*AVAILABLE RECORDS*.
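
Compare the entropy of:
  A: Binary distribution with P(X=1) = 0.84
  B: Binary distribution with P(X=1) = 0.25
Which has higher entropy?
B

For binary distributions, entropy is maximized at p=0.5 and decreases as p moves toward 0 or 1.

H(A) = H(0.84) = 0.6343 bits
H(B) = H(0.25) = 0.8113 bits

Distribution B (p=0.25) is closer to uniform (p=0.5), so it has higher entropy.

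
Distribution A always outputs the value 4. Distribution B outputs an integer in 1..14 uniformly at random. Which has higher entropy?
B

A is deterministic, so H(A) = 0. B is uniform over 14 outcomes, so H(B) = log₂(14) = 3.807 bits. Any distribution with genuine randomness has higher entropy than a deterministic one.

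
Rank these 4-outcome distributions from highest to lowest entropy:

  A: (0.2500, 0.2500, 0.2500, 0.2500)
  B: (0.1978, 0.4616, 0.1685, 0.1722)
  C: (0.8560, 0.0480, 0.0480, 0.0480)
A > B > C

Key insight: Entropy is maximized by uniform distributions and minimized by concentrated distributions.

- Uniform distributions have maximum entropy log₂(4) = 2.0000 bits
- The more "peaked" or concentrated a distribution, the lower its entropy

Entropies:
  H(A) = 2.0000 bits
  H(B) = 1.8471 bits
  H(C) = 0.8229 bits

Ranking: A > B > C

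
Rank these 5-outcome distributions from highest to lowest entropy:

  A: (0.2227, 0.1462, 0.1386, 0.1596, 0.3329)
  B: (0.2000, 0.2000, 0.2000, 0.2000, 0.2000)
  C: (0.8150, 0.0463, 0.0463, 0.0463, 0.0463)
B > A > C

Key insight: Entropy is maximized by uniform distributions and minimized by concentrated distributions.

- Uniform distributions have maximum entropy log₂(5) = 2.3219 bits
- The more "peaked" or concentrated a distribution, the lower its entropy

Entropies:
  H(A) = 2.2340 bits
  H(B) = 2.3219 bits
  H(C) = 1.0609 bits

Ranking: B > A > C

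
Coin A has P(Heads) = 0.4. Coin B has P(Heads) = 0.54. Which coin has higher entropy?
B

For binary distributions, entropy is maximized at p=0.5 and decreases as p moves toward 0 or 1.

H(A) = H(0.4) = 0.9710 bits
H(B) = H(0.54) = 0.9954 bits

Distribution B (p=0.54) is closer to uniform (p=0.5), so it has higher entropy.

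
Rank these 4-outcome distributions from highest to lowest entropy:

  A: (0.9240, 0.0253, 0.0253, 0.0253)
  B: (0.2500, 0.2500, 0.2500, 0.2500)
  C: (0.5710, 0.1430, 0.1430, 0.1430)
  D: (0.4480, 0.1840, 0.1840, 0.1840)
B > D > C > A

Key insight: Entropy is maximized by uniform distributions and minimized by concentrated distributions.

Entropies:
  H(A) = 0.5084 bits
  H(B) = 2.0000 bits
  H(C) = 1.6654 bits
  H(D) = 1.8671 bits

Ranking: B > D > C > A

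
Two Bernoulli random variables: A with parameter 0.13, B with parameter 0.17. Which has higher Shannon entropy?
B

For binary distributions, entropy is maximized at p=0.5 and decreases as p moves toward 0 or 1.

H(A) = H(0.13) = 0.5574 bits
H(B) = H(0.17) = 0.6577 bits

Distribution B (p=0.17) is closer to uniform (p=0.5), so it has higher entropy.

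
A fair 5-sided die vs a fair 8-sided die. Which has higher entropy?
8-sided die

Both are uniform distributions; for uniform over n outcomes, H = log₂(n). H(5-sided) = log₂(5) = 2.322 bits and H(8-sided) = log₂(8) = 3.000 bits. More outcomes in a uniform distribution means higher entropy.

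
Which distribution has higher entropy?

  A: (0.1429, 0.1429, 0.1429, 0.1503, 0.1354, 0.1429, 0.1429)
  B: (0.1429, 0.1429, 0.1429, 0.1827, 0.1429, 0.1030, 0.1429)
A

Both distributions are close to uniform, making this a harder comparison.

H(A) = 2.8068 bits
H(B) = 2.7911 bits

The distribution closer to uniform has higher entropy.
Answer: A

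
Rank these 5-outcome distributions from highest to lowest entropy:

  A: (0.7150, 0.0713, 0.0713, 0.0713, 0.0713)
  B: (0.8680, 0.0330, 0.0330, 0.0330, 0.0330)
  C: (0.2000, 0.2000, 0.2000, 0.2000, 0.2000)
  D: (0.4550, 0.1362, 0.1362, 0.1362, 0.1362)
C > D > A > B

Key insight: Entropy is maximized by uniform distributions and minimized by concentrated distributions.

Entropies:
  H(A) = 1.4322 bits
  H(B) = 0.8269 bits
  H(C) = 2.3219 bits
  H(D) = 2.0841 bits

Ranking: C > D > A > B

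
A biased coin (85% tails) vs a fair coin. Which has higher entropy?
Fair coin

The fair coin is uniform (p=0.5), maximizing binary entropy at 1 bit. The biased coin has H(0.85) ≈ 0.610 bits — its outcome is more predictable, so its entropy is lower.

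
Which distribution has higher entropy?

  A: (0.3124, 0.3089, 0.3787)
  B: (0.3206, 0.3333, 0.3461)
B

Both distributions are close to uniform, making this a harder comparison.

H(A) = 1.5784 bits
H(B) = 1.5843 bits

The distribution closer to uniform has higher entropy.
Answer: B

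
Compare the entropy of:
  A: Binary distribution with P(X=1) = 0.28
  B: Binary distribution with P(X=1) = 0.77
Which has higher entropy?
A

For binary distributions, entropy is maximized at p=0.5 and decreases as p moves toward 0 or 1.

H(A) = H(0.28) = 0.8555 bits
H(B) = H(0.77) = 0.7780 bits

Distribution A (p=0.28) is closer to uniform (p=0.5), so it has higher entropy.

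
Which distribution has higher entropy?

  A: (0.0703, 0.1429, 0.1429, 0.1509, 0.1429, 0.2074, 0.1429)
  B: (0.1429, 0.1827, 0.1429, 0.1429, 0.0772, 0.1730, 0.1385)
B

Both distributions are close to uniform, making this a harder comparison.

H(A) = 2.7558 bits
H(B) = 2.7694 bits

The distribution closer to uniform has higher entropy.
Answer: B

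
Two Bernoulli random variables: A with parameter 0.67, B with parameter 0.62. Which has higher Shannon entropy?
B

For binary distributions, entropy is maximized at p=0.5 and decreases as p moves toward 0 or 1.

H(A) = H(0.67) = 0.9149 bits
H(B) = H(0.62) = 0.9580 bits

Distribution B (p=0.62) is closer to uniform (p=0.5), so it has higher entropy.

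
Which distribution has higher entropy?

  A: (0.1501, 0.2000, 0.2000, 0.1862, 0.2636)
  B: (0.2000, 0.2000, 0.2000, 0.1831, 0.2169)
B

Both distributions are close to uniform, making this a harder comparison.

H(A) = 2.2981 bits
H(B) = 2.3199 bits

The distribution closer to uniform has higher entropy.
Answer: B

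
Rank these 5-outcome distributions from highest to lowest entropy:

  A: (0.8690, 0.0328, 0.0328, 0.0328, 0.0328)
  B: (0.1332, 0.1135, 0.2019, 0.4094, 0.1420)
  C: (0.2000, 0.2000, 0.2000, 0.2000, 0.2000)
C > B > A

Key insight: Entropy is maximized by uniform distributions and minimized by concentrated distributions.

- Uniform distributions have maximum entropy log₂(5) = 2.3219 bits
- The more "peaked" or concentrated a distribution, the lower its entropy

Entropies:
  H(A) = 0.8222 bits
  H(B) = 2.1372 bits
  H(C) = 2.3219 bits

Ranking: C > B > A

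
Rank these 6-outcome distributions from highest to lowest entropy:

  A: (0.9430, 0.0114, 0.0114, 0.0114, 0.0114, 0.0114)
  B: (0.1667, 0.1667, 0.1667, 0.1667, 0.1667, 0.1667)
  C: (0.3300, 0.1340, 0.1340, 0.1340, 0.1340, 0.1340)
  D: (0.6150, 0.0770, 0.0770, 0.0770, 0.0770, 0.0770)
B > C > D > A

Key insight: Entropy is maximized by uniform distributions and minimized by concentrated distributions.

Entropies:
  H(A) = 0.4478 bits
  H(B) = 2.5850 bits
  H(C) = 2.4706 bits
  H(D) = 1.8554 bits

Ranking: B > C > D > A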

* * *

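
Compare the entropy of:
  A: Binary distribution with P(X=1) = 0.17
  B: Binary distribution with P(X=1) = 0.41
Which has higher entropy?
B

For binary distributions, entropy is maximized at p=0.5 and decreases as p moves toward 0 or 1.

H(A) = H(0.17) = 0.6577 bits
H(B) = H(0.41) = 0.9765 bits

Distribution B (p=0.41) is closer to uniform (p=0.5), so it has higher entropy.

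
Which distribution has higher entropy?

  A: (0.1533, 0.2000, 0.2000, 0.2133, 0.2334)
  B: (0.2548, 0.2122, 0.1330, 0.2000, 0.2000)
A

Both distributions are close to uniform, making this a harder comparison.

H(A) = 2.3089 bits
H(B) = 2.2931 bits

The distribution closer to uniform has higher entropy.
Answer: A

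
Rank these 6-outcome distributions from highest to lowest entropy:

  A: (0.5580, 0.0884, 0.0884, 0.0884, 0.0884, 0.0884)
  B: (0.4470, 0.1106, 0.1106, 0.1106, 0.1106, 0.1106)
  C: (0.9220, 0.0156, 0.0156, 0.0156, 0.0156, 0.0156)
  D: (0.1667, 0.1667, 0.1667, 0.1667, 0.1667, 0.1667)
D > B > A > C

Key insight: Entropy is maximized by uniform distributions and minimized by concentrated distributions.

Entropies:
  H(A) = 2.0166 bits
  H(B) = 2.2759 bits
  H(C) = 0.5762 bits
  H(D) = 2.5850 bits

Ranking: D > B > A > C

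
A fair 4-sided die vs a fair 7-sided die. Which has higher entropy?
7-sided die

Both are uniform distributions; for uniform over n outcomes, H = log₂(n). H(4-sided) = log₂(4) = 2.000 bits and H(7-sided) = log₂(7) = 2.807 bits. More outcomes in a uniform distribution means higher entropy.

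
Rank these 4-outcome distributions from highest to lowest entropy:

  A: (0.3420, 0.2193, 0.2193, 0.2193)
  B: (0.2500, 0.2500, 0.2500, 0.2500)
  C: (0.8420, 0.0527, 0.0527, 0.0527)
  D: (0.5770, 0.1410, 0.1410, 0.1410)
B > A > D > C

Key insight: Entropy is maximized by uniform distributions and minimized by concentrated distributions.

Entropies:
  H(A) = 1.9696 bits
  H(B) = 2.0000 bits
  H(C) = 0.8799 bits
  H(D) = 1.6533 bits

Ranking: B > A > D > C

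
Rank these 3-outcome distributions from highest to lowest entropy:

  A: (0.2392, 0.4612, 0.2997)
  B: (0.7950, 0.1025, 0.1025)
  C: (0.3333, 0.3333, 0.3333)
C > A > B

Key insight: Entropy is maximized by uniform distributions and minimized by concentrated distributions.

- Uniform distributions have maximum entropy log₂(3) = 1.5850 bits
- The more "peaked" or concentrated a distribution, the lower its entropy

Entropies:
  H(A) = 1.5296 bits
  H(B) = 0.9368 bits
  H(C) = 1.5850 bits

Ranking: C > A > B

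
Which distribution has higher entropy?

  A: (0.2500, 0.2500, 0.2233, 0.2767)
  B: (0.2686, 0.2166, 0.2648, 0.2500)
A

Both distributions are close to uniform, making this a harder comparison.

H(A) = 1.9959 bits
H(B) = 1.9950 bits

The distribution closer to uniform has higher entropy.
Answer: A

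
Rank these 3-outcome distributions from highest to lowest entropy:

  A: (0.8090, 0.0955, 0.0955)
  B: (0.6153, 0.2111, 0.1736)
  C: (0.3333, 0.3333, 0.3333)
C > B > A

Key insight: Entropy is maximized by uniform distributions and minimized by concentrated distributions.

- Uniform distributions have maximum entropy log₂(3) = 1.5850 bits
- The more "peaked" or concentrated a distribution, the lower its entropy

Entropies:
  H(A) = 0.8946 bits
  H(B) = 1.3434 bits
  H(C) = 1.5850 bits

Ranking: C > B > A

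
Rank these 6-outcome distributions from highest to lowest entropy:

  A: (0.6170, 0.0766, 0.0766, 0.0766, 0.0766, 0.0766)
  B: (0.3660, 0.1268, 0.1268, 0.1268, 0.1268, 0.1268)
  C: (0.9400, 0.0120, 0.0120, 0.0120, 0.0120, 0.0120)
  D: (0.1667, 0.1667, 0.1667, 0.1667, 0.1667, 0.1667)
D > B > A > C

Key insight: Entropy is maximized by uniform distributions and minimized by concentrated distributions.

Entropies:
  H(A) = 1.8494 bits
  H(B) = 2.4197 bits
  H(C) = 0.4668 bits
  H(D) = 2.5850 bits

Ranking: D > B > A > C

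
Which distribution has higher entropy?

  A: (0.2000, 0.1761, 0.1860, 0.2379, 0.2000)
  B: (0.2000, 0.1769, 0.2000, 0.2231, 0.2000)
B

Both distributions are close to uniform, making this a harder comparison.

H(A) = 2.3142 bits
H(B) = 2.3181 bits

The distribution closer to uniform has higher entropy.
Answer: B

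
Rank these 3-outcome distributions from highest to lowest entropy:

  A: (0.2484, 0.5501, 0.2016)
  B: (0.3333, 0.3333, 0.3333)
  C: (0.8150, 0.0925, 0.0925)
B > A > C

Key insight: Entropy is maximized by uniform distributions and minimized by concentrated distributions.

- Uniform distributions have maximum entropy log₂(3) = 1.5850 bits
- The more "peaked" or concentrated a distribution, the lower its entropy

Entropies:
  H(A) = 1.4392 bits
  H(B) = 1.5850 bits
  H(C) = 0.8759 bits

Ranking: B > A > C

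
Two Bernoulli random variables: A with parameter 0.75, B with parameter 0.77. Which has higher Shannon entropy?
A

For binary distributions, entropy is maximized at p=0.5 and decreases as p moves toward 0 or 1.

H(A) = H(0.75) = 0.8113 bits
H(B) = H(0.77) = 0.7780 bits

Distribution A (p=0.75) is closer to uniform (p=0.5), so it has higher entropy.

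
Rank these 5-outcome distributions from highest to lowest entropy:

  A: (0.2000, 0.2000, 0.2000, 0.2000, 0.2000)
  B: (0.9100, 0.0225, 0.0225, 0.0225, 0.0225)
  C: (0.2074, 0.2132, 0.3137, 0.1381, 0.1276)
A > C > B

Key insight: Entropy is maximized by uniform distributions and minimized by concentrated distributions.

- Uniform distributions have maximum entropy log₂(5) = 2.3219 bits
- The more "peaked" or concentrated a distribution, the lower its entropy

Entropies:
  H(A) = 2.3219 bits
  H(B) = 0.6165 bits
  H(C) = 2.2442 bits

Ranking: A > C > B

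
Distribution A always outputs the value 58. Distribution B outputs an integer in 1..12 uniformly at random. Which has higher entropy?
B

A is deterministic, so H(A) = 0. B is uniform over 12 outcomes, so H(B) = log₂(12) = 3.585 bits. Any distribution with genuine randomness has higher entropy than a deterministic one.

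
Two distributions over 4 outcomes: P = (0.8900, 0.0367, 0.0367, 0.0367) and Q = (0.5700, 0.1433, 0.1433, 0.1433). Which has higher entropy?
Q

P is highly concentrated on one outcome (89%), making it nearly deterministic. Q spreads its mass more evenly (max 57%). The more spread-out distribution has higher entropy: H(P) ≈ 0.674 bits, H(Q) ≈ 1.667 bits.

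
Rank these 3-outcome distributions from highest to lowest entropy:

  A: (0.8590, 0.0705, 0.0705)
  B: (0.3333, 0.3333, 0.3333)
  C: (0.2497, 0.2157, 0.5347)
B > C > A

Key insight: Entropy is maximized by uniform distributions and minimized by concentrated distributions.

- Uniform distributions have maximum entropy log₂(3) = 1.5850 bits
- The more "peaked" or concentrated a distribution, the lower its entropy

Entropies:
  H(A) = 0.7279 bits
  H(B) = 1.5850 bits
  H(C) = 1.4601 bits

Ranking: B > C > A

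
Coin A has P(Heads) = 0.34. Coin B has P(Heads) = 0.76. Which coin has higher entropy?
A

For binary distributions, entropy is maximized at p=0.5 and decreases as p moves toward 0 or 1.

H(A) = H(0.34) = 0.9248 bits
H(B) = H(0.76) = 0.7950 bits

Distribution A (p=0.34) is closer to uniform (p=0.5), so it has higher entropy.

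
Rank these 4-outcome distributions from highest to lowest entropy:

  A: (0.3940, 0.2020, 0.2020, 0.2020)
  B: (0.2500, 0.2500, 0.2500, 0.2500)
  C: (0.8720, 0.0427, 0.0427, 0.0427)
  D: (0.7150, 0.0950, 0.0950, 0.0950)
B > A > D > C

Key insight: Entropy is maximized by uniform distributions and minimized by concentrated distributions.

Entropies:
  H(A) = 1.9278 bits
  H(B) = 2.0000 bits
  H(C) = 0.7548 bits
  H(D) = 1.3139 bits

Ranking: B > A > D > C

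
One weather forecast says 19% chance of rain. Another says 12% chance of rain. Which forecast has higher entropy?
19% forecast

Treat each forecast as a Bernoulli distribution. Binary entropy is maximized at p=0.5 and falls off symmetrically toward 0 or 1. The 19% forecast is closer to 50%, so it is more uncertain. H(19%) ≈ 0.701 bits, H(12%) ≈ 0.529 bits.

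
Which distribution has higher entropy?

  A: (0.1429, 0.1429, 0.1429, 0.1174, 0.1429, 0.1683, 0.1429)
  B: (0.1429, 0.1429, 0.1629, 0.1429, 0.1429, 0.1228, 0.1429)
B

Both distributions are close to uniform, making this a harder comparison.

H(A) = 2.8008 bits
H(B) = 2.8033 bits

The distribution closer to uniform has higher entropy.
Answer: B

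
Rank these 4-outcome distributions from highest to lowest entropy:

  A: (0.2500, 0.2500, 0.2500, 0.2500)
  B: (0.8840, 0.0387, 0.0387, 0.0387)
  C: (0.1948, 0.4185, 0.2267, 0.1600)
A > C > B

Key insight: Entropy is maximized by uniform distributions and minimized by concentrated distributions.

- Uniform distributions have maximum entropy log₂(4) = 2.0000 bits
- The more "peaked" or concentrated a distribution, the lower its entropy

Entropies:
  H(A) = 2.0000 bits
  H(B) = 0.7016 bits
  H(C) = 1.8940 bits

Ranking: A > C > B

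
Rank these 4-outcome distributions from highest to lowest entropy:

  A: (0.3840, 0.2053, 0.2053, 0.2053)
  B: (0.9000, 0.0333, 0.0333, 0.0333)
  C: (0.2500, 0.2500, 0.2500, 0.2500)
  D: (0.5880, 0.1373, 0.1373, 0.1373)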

*TASK OBJECTIVE*.
Both end lines included, restate word for word the lines above from the line with "B: (0.1429, 0.1429, 0.1629, 0.1429, 0.1429, 0.1228, 0.1429)" to the line with "B: (0.8840, 0.0387, 0.0387, 0.0387)", and nothing else.

*ANSWER TO THE PROBLEM*.
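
  B: (0.1429, 0.1429, 0.1629, 0.1429, 0.1429, 0.1228, 0.1429)
B

Both distributions are close to uniform, making this a harder comparison.

H(A) = 2.8008 bits
H(B) = 2.8033 bits

The distribution closer to uniform has higher entropy.
Answer: B

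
Rank these 4-outcome distributions from highest to lowest entropy:

  A: (0.2500, 0.2500, 0.2500, 0.2500)
  B: (0.8840, 0.0387, 0.0387, 0.0387)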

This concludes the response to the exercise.